• [WORK TASK]: Copy out the first line of the listing and every line after it, exactly, until you have copied the line containing "Answer: 913752".

• [INPUT RECORDS]:

- - -

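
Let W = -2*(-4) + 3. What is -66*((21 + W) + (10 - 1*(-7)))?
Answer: -3234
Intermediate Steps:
W = 11 (W = 8 + 3 = 11)
-66*((21 + W) + (10 - 1*(-7))) = -66*((21 + 11) + (10 - 1*(-7))) = -66*(32 + (10 + 7)) = -66*(32 + 17) = -66*49 = -3234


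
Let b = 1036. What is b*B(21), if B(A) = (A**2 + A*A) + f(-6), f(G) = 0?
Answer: 913752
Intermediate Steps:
B(A) = 2*A**2 (B(A) = (A**2 + A*A) + 0 = (A**2 + A**2) + 0 = 2*A**2 + 0 = 2*A**2)
b*B(21) = 1036*(2*21**2) = 1036*(2*441) = 1036*882 = 913752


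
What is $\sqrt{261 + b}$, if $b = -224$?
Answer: $\sqrt{37} \approx 6.0828$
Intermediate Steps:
$\sqrt{261 + b} = \sqrt{261 - 224} = \sqrt{37}$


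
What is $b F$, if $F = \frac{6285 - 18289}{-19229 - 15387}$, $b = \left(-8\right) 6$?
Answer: $- \frac{72024}{4327} \approx -16.645$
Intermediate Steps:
$b = -48$
$F = \frac{3001}{8654}$ ($F = - \frac{12004}{-34616} = \left(-12004\right) \left(- \frac{1}{34616}\right) = \frac{3001}{8654} \approx 0.34678$)
$b F = \left(-48\right) \frac{3001}{8654} = - \frac{72024}{4327}$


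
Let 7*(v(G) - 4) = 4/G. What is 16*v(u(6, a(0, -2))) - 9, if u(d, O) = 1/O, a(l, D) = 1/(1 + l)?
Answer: 449/7 ≈ 64.143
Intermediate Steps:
v(G) = 4 + 4/(7*G) (v(G) = 4 + (4/G)/7 = 4 + 4/(7*G))
16*v(u(6, a(0, -2))) - 9 = 16*(4 + 4/(7*(1/(1/(1 + 0))))) - 9 = 16*(4 + 4/(7*(1/(1/1)))) - 9 = 16*(4 + 4/(7*(1/1))) - 9 = 16*(4 + (4/7)/1) - 9 = 16*(4 + (4/7)*1) - 9 = 16*(4 + 4/7) - 9 = 16*(32/7) - 9 = 512/7 - 9 = 449/7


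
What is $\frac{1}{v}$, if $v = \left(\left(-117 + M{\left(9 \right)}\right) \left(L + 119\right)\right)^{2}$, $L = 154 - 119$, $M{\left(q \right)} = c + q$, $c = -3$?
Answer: $\frac{1}{292204836} \approx 3.4223 \cdot 10^{-9}$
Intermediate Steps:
$M{\left(q \right)} = -3 + q$
$L = 35$ ($L = 154 - 119 = 35$)
$v = 292204836$ ($v = \left(\left(-117 + \left(-3 + 9\right)\right) \left(35 + 119\right)\right)^{2} = \left(\left(-117 + 6\right) 154\right)^{2} = \left(\left(-111\right) 154\right)^{2} = \left(-17094\right)^{2} = 292204836$)
$\frac{1}{v} = \frac{1}{292204836}$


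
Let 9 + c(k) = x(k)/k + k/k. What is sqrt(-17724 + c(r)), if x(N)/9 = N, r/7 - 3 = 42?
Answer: I*sqrt(17723) ≈ 133.13*I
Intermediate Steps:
r = 315 (r = 21 + 7*42 = 21 + 294 = 315)
x(N) = 9*N
c(k) = 1 (c(k) = -9 + ((9*k)/k + k/k) = -9 + (9 + 1) = -9 + 10 = 1)
sqrt(-17724 + c(r)) = sqrt(-17724 + 1) = sqrt(-17723) = I*sqrt(17723)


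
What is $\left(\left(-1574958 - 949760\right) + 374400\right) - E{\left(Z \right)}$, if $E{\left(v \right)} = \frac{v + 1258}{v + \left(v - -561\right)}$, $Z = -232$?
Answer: $- \frac{208581872}{97} \approx -2.1503 \cdot 10^{6}$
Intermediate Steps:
$E{\left(v \right)} = \frac{1258 + v}{561 + 2 v}$ ($E{\left(v \right)} = \frac{1258 + v}{v + \left(v + 561\right)} = \frac{1258 + v}{v + \left(561 + v\right)} = \frac{1258 + v}{561 + 2 v}$)
$\left(\left(-1574958 - 949760\right) + 374400\right) - E{\left(Z \right)} = \left(\left(-1574958 - 949760\right) + 374400\right) - \frac{1258 - 232}{561 + 2 \left(-232\right)} = \left(-2524718 + 374400\right) - \frac{1}{561 - 464} \cdot 1026 = -2150318 - \frac{1}{97} \cdot 1026 = -2150318 - \frac{1026}{97} = - \frac{208581872}{97}$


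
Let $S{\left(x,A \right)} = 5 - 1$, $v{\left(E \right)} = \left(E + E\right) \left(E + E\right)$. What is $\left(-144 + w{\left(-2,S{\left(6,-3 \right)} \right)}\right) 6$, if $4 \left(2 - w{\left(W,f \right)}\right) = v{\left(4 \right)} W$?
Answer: $-660$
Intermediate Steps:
$v{\left(E \right)} = 4 E^{2}$ ($v{\left(E \right)} = 2 E 2 E = 4 E^{2}$)
$S{\left(x,A \right)} = 4$
$w{\left(W,f \right)} = 2 - 16 W$ ($w{\left(W,f \right)} = 2 - \frac{4 \cdot 4^{2} W}{4} = 2 - \frac{4 \cdot 16 W}{4} = 2 - \frac{64 W}{4} = 2 - 16 W$)
$\left(-144 + w{\left(-2,S{\left(6,-3 \right)} \right)}\right) 6 = \left(-144 + \left(2 - -32\right)\right) 6 = \left(-144 + \left(2 + 32\right)\right) 6 = \left(-144 + 34\right) 6 = \left(-110\right) 6 = -660$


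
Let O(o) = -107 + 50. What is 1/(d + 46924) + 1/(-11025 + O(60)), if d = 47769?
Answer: -83611/1049387826 ≈ -7.9676e-5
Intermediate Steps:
O(o) = -57
1/(d + 46924) + 1/(-11025 + O(60)) = 1/(47769 + 46924) + 1/(-11025 - 57) = 1/94693 + 1/(-11082) = 1/94693 - 1/11082 = -83611/1049387826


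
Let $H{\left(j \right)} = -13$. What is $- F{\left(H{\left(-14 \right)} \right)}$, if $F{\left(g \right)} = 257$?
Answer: $-257$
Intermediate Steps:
$- F{\left(H{\left(-14 \right)} \right)} = \left(-1\right) 257 = -257$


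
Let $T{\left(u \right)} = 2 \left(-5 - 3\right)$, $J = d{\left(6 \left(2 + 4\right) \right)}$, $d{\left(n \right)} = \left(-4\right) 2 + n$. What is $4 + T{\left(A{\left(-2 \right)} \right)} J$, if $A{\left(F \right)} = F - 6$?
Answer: $-444$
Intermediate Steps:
$A{\left(F \right)} = -6 + F$ ($A{\left(F \right)} = F - 6 = -6 + F$)
$d{\left(n \right)} = -8 + n$
$J = 28$ ($J = -8 + 6 \left(2 + 4\right) = -8 + 6 \cdot 6 = -8 + 36 = 28$)
$T{\left(u \right)} = -16$ ($T{\left(u \right)} = 2 \left(-8\right) = -16$)
$4 + T{\left(A{\left(-2 \right)} \right)} J = 4 - 448 = -444$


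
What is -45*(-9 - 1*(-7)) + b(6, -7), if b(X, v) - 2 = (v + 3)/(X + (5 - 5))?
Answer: 274/3 ≈ 91.333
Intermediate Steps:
b(X, v) = 2 + (3 + v)/X (b(X, v) = 2 + (v + 3)/(X + (5 - 5)) = 2 + (3 + v)/(X + 0) = 2 + (3 + v)/X)
-45*(-9 - 1*(-7)) + b(6, -7) = -45*(-9 - 1*(-7)) + (3 - 7 + 2*6)/6 = -45*(-9 + 7) + (3 - 7 + 12)/6 = -45*(-2) + (⅙)*8 = 90 + 4/3 = 274/3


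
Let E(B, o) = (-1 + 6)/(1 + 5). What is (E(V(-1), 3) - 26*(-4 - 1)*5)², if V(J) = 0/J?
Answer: 15249025/36 ≈ 4.2358e+5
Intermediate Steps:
V(J) = 0
E(B, o) = ⅚ (E(B, o) = 5/6 = 5*(⅙) = ⅚)
(E(V(-1), 3) - 26*(-4 - 1)*5)² = (⅚ - 26*(-4 - 1)*5)² = (⅚ - (-130)*5)² = (⅚ - 26*(-25))² = (⅚ + 650)² = (3905/6)² = 15249025/36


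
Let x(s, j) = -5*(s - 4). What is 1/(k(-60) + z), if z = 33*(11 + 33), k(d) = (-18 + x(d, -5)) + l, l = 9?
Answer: 1/1763 ≈ 0.00056721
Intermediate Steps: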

- - -

• [SOLUTION TO THE PROBLEM]:
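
Let W = -2*(-4) + 3. What is -66*((21 + W) + (10 - 1*(-7)))?
Answer: -3234
Intermediate Steps:
W = 11 (W = 8 + 3 = 11)
-66*((21 + W) + (10 - 1*(-7))) = -66*((21 + 11) + (10 - 1*(-7))) = -66*(32 + (10 + 7)) = -66*(32 + 17) = -66*49 = -3234


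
Let b = 1036. What is b*B(21), if B(A) = (A**2 + A*A) + f(-6), f(G) = 0?
Answer: 913752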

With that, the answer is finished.